▶ **Task prompt**
Please set down exactly the lines of the listing below from the line containing "- In an unsterilised FX intervention, the BoJ" through the line containing "- A commercial", both lines included, leaving out all other lines.

▶ **Material for the task**
______________________________

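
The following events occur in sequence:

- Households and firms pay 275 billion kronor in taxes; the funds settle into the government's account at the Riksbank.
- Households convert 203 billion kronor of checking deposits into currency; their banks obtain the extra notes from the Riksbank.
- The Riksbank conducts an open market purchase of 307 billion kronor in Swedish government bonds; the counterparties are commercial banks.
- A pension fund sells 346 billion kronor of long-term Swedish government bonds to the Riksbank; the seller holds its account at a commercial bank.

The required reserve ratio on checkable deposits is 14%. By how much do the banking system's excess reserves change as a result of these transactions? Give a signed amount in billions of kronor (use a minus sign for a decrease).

+193.48 billion

Government account inflow 275 billion kronor: reserves −275B, deposits −275B.
Currency withdrawal 203 billion kronor: reserves −203B, deposits −203B.
OMO purchase (from banks) 307 billion kronor: reserves +307B, deposits 0.
Asset purchase (from non-banks) 346 billion kronor: reserves +346B, deposits +346B.
Totals: Δreserves = +175B, Δdeposits = −132B.
Δrequired reserves = 14% × −132B = −18.48B.
Δexcess reserves = Δreserves − Δrequired = +175B − (−18.48B) = +193.48 billion.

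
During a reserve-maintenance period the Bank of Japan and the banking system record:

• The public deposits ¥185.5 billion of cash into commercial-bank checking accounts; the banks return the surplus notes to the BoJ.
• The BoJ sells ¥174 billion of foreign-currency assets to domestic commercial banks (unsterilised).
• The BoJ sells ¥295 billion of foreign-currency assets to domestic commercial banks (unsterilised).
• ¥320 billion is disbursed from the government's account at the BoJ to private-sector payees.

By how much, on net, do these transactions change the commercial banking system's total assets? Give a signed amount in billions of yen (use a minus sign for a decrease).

+¥505.5 billion

Currency deposit ¥185.5 billion: bank balance sheets expand → +¥185.5B.
FX sale ¥174 billion: just an asset swap on bank balance sheets → 0.
FX sale ¥295 billion: just an asset swap on bank balance sheets → 0.
Government spending ¥320 billion: bank balance sheets expand → +¥320B.
Net: 185.5 + 0 + 0 + 320 = +¥505.5 billion.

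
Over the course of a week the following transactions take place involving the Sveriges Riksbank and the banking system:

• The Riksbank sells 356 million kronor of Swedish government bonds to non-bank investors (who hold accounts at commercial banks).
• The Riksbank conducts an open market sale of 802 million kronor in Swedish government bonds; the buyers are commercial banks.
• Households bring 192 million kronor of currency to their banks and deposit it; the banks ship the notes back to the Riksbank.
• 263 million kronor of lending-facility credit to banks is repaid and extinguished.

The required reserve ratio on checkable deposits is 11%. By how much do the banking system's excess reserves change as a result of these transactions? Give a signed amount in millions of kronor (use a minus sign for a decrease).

-1210.96 million

Asset sale (to non-banks) 356 million kronor: reserves −356M, deposits −356M.
OMO sale (to banks) 802 million kronor: reserves −802M, deposits 0.
Currency deposit 192 million kronor: reserves +192M, deposits +192M.
Discount-window repayment 263 million kronor: reserves −263M, deposits 0.
Totals: Δreserves = −1229M, Δdeposits = −164M.
Δrequired reserves = 11% × −164M = −18.04M.
Δexcess reserves = Δreserves − Δrequired = −1229M − (−18.04M) = -1210.96 million.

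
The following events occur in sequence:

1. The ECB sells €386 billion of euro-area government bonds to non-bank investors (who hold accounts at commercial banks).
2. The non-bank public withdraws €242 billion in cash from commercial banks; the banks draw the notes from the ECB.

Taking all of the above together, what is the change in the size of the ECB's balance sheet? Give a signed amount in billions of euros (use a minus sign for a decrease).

ECB balance sheet:
  Assets:      Securities −€386B
  Liabilities: Bank reserves −€628B, Currency in circulation +€242B
Commercial banking system:
  Assets:      Reserves at CB −€628B
  Liabilities: Checkable deposits −€628B
Change in total ECB assets = -€386 billion.

-€386 billion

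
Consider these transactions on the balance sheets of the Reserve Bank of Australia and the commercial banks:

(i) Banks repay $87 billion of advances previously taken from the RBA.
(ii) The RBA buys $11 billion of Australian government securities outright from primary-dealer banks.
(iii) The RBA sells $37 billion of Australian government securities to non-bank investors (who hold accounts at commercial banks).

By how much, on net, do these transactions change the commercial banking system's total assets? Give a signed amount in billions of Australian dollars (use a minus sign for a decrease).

Discount-window repayment $87 billion: bank balance sheets shrink → −$87B.
OMO purchase (from banks) $11 billion: just an asset swap on bank balance sheets → 0.
Asset sale (to non-banks) $37 billion: bank balance sheets shrink → −$37B.
Net: −87 + 0 − 37 = -$124 billion.

-$124 billion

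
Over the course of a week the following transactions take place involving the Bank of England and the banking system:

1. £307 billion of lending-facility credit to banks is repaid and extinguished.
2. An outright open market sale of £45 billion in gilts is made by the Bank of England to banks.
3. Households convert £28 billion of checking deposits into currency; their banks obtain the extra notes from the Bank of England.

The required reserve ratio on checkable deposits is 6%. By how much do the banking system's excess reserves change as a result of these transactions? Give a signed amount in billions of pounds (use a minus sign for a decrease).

-£378.32 billion

Discount-window repayment £307 billion: reserves −£307B, deposits 0.
OMO sale (to banks) £45 billion: reserves −£45B, deposits 0.
Currency withdrawal £28 billion: reserves −£28B, deposits −£28B.
Totals: Δreserves = −£380B, Δdeposits = −£28B.
Δrequired reserves = 6% × −£28B = −£1.68B.
Δexcess reserves = Δreserves − Δrequired = −£380B − (−£1.68B) = -£378.32 billion.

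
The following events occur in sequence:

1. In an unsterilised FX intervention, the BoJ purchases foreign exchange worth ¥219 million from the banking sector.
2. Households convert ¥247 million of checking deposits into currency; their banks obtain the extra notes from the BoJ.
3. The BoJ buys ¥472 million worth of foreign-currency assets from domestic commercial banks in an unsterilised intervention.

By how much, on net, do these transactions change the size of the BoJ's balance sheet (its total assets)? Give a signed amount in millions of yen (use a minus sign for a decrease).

BoJ balance sheet:
  Assets:      Foreign assets +¥691M
  Liabilities: Bank reserves +¥444M, Currency in circulation +¥247M
Commercial banking system:
  Assets:      Reserves at CB +¥444M, Foreign assets −¥691M
  Liabilities: Checkable deposits −¥247M
Change in total BoJ assets = +¥691 million.

+¥691 million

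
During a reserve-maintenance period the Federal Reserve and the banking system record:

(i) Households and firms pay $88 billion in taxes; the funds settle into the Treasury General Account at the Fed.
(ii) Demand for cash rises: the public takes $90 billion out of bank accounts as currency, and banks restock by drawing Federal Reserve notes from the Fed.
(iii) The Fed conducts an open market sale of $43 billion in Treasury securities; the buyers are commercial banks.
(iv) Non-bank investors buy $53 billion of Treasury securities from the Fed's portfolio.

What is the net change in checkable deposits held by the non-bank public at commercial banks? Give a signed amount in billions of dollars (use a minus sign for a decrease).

-$231 billion

Government account inflow $88 billion: non-bank counterparties' bank balances fall → −$88B.
Currency withdrawal $90 billion: non-bank counterparties' bank balances fall → −$90B.
OMO sale (to banks) $43 billion: the counterparty is a bank, so public deposits are unchanged → 0.
Asset sale (to non-banks) $53 billion: non-bank counterparties' bank balances fall → −$53B.
Net: −88 − 90 + 0 − 53 = -$231 billion.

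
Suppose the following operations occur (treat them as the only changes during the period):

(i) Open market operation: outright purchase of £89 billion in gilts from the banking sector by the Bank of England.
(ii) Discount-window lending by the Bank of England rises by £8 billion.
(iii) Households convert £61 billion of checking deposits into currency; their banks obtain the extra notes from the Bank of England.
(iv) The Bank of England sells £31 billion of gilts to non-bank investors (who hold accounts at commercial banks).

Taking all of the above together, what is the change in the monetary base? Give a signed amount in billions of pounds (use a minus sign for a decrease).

OMO purchase (from banks) £89 billion: Bank of England balance sheet expands → +£89B.
Discount-window loan £8 billion: Bank of England balance sheet expands → +£8B.
Currency withdrawal £61 billion: just a shift between currency and reserves — both are base money → 0.
Asset sale (to non-banks) £31 billion: Bank of England balance sheet contracts → −£31B.
Net: 89 + 8 + 0 − 31 = +£66 billion.

+£66 billion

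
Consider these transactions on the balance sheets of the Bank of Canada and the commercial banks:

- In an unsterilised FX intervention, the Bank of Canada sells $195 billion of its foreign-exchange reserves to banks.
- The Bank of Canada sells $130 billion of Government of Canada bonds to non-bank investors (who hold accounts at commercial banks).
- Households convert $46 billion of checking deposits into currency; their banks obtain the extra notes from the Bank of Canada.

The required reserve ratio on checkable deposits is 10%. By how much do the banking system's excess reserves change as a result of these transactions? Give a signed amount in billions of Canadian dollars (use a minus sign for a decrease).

FX sale $195 billion: reserves −$195B, deposits 0.
Asset sale (to non-banks) $130 billion: reserves −$130B, deposits −$130B.
Currency withdrawal $46 billion: reserves −$46B, deposits −$46B.
Totals: Δreserves = −$371B, Δdeposits = −$176B.
Δrequired reserves = 10% × −$176B = −$17.6B.
Δexcess reserves = Δreserves − Δrequired = −$371B − (−$17.6B) = -$353.4 billion.

-$353.4 billion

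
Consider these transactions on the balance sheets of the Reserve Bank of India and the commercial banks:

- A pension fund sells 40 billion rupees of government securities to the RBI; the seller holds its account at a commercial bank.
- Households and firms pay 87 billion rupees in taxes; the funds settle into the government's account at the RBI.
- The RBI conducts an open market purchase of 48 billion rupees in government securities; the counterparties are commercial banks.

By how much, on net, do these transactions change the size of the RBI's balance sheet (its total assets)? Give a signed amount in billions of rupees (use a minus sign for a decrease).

+88 billion

RBI balance sheet:
  Assets:      Securities +88B
  Liabilities: Bank reserves +1B, Government deposits +87B
Change in total RBI assets = +88 billion.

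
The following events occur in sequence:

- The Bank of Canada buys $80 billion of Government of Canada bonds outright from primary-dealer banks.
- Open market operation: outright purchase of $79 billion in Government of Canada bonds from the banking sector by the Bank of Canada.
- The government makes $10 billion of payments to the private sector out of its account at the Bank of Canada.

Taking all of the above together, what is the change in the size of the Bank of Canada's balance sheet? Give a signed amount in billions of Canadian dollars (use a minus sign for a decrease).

OMO purchase (from banks) $80 billion: a Bank of Canada asset is acquired → +$80B.
OMO purchase (from banks) $79 billion: a Bank of Canada asset is acquired → +$79B.
Government spending $10 billion: only the composition of liabilities changes → 0.
Net: 80 + 79 + 0 = +$159 billion.

+$159 billion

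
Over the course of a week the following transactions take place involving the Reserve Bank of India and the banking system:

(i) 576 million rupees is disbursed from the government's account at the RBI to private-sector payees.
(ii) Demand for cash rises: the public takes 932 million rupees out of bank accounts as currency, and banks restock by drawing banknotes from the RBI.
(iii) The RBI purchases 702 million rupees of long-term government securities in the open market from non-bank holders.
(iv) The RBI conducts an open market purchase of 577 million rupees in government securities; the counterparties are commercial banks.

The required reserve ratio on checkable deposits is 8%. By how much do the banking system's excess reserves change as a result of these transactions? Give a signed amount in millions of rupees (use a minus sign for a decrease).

+895.32 million

Government spending 576 million rupees: reserves +576M, deposits +576M.
Currency withdrawal 932 million rupees: reserves −932M, deposits −932M.
Asset purchase (from non-banks) 702 million rupees: reserves +702M, deposits +702M.
OMO purchase (from banks) 577 million rupees: reserves +577M, deposits 0.
Totals: Δreserves = +923M, Δdeposits = +346M.
Δrequired reserves = 8% × +346M = +27.68M.
Δexcess reserves = Δreserves − Δrequired = +923M − (+27.68M) = +895.32 million.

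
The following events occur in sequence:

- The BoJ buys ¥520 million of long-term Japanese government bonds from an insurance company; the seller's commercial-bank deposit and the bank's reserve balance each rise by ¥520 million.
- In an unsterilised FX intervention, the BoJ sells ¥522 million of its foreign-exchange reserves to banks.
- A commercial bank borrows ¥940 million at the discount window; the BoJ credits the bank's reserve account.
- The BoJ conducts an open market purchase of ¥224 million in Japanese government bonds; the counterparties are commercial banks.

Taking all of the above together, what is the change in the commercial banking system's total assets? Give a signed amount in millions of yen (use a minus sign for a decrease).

Asset purchase (from non-banks) ¥520 million: bank balance sheets expand → +¥520M.
FX sale ¥522 million: just an asset swap on bank balance sheets → 0.
Discount-window loan ¥940 million: bank balance sheets expand → +¥940M.
OMO purchase (from banks) ¥224 million: just an asset swap on bank balance sheets → 0.
Net: 520 + 0 + 940 + 0 = +¥1460 million.

+¥1460 million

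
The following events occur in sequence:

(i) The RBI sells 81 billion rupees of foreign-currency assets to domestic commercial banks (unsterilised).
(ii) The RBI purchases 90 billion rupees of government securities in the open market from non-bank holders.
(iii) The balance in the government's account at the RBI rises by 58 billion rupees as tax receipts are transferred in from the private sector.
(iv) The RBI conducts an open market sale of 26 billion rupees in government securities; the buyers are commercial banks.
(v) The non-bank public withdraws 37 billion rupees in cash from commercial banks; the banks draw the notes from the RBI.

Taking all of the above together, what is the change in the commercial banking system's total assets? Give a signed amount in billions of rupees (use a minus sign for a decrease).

-5 billion

FX sale 81 billion rupees: just an asset swap on bank balance sheets → 0.
Asset purchase (from non-banks) 90 billion rupees: bank balance sheets expand → +90B.
Government account inflow 58 billion rupees: bank balance sheets shrink → −58B.
OMO sale (to banks) 26 billion rupees: just an asset swap on bank balance sheets → 0.
Currency withdrawal 37 billion rupees: bank balance sheets shrink → −37B.
Net: 0 + 90 − 58 + 0 − 37 = -5 billion.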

______________________________

▶ **Your response**
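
- In an unsterilised FX intervention, the BoJ sells ¥522 million of its foreign-exchange reserves to banks.
- A commercial bank borrows ¥940 million at the discount window; the BoJ credits the bank's reserve account.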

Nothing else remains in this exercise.